** Work to be completed **
Wherever a line in the records below contains "update", copy that line.

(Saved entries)
◇ ◇ ◇ ◇ ◇ ◇ ◇

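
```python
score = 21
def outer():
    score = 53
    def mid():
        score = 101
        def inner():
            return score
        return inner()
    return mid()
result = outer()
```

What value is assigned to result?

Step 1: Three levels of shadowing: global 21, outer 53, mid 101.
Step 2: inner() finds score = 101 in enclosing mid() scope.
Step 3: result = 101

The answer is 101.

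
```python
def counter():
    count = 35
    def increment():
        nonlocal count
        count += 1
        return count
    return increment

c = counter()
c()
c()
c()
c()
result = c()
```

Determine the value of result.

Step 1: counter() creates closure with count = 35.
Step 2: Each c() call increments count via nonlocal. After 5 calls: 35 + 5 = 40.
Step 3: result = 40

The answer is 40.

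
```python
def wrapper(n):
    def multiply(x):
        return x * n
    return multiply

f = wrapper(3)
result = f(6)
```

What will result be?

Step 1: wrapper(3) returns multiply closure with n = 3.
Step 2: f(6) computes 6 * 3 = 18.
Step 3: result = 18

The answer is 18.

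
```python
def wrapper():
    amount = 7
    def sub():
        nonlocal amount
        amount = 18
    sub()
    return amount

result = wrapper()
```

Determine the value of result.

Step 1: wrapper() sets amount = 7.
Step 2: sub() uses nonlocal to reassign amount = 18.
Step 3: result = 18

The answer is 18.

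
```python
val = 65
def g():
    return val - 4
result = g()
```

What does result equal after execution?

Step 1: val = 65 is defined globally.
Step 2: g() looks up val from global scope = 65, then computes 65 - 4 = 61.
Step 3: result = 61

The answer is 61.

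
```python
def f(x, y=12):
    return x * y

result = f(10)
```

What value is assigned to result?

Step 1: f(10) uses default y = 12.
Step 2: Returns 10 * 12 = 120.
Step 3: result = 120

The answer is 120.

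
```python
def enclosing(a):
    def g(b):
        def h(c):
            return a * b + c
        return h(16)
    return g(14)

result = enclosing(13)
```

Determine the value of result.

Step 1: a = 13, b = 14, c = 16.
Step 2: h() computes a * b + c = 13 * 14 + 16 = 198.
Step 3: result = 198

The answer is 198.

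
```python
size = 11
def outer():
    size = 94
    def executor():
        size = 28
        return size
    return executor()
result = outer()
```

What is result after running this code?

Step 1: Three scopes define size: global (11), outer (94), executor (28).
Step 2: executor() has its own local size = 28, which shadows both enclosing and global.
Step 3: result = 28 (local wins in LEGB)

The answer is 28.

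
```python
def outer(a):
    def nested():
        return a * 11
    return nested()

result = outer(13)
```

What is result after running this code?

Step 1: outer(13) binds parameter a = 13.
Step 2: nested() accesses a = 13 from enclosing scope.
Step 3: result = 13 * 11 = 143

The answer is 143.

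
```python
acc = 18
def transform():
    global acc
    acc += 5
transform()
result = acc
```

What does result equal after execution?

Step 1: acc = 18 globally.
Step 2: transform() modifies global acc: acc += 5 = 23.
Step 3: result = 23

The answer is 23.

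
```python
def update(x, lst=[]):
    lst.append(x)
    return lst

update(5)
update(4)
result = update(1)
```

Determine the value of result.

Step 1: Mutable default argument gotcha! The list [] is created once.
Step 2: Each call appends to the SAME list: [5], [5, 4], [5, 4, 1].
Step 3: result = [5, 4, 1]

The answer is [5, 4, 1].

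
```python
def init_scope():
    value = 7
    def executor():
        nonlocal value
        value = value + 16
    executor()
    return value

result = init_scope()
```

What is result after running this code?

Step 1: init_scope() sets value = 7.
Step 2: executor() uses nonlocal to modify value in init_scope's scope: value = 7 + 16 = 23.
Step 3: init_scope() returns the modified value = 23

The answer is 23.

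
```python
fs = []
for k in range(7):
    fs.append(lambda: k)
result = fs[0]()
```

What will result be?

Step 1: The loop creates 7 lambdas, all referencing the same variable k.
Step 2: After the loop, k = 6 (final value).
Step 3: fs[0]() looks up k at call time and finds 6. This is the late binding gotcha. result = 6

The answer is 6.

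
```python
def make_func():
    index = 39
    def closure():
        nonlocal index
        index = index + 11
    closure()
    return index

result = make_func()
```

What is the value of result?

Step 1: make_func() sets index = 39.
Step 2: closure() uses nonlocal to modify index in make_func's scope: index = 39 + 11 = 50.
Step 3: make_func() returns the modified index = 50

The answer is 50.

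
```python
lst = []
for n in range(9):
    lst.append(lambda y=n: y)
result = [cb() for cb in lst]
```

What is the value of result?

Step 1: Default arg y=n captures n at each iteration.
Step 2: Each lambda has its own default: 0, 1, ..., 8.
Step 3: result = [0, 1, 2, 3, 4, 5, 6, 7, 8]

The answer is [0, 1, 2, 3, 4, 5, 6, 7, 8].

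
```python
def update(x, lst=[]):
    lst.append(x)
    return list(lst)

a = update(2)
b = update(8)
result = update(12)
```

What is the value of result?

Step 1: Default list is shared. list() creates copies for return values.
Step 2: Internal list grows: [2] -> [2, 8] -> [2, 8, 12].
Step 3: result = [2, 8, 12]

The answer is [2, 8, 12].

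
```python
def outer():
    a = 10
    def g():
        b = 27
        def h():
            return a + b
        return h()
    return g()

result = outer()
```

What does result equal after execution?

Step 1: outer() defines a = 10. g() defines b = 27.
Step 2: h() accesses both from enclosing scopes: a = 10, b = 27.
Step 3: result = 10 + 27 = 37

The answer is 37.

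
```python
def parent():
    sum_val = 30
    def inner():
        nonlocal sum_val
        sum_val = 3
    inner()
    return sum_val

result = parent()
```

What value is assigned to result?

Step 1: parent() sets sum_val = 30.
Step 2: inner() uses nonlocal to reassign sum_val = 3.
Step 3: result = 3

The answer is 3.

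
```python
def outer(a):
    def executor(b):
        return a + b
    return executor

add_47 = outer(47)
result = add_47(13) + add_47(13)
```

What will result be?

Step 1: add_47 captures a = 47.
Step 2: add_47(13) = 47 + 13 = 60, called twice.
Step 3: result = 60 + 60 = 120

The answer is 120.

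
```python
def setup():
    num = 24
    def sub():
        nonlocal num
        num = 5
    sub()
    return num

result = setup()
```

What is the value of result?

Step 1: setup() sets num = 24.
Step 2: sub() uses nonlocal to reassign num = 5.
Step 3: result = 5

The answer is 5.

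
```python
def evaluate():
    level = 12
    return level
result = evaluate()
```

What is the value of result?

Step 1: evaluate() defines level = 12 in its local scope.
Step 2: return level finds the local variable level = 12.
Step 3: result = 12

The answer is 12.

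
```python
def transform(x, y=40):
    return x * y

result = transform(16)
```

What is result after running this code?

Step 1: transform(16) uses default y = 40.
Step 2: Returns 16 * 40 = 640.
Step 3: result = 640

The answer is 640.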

◇ ◇ ◇ ◇ ◇ ◇ ◇

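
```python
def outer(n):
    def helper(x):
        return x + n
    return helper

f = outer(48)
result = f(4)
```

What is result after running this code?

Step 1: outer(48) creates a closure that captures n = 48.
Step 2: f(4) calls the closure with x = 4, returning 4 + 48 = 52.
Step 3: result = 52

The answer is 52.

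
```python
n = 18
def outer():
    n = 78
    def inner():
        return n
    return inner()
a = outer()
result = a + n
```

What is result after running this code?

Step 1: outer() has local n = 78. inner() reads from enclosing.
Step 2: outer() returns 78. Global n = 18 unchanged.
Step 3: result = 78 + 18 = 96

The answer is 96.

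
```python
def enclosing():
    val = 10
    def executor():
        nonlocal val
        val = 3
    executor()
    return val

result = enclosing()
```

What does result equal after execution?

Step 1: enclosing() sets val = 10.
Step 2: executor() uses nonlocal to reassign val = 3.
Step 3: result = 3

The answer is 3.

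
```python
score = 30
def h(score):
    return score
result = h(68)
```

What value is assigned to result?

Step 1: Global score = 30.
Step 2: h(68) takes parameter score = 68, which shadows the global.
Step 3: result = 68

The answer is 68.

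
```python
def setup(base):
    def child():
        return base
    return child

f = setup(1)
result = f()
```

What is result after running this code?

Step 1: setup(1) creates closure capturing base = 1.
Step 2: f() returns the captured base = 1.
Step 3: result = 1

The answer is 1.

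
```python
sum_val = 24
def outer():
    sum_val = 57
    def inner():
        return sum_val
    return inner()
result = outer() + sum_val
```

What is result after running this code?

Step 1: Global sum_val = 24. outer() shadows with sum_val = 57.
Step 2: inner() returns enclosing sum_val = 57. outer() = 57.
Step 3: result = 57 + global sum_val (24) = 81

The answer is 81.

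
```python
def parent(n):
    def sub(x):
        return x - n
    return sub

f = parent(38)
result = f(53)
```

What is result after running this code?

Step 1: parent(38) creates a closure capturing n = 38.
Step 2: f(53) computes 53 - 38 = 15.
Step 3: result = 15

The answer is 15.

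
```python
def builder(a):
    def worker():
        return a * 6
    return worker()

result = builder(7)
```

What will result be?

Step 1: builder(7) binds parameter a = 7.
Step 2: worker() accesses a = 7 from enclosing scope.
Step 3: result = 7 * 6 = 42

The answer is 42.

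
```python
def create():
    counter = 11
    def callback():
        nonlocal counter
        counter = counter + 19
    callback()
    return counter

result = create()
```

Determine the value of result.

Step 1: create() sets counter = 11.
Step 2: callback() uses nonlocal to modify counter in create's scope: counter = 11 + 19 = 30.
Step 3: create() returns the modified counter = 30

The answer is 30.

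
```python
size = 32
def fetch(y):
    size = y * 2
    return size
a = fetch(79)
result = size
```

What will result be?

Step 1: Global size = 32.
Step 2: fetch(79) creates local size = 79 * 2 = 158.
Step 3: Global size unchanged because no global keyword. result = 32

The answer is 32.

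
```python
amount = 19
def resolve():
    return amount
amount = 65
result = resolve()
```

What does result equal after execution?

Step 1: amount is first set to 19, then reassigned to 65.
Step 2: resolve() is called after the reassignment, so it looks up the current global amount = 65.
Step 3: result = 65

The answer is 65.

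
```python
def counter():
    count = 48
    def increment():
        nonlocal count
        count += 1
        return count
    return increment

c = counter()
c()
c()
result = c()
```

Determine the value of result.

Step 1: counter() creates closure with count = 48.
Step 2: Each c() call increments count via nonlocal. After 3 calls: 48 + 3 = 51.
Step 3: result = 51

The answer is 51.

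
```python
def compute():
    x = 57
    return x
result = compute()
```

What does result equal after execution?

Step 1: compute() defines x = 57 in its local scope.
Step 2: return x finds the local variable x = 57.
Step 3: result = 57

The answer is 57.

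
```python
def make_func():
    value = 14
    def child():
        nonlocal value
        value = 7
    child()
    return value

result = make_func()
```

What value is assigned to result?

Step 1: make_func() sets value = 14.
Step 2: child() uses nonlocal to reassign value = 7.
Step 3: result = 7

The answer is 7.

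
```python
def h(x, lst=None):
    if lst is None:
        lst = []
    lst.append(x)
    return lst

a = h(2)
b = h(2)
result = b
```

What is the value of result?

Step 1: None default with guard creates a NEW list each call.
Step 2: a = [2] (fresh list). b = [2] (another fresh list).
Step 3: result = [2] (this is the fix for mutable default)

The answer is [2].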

◇ ◇ ◇ ◇ ◇ ◇ ◇

** Solution for this task **
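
def update(x, lst=[]):
update(5)
update(4)
result = update(1)
def update(x, lst=[]):
a = update(2)
b = update(8)
result = update(12)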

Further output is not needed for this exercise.